SOURCE DATA Start Marker
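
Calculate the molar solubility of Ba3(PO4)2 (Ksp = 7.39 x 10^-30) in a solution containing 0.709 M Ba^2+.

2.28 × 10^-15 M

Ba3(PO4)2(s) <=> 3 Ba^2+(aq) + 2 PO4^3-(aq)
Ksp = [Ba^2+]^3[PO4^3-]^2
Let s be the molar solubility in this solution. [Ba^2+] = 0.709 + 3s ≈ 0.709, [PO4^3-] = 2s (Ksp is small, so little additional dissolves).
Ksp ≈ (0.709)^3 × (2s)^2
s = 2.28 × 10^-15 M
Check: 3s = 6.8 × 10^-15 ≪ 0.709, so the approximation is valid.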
SOURCE DATA End Marker
SOURCE DATA Start Marker
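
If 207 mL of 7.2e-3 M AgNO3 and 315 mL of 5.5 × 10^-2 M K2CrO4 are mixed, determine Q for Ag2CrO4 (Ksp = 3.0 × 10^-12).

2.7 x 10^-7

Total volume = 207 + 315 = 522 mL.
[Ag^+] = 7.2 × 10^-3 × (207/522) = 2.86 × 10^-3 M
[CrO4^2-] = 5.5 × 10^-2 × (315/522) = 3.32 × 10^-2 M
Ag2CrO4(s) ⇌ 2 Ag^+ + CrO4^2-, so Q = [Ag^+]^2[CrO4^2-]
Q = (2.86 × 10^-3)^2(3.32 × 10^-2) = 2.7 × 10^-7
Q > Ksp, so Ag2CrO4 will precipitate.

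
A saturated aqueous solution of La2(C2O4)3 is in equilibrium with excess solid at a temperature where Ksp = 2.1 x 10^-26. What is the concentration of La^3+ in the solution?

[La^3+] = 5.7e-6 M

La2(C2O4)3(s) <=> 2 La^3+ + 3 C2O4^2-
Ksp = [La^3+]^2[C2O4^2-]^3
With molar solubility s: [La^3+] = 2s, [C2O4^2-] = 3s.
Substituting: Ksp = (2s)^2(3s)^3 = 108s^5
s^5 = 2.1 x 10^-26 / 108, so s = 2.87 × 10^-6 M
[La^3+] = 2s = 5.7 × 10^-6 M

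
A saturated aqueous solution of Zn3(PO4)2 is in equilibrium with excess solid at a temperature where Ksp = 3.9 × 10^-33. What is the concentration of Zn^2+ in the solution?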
SOURCE DATA End Marker
SOURCE DATA Start Marker
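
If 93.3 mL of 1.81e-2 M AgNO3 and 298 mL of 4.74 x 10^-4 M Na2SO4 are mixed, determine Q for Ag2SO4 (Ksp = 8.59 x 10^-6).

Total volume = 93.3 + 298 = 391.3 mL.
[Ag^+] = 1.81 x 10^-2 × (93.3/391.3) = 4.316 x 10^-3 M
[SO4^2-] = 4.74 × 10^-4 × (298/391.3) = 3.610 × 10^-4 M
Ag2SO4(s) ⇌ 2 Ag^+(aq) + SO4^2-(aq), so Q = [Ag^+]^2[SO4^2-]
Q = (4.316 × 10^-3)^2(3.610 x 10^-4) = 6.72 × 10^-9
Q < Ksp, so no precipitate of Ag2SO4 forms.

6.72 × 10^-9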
SOURCE DATA End Marker
● TASK INSTRUCTIONS:
Find the line with "A saturated aqueous solution of La2(C2O4)3" in the entries above. Retype it and each line after it, exactly, through the line with "A saturated aqueous solution of Zn3(PO4)2", and stop there.

● YOUR RESPONSE:
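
A saturated aqueous solution of La2(C2O4)3 is in equilibrium with excess solid at a temperature where Ksp = 2.1 x 10^-26. What is the concentration of La^3+ in the solution?

[La^3+] = 5.7e-6 M

La2(C2O4)3(s) <=> 2 La^3+ + 3 C2O4^2-
Ksp = [La^3+]^2[C2O4^2-]^3
With molar solubility s: [La^3+] = 2s, [C2O4^2-] = 3s.
Substituting: Ksp = (2s)^2(3s)^3 = 108s^5
s^5 = 2.1 x 10^-26 / 108, so s = 2.87 × 10^-6 M
[La^3+] = 2s = 5.7 × 10^-6 M

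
A saturated aqueous solution of Zn3(PO4)2 is in equilibrium with excess solid at a temperature where Ksp = 3.9 × 10^-33. What is the concentration of Zn^2+ in the solution?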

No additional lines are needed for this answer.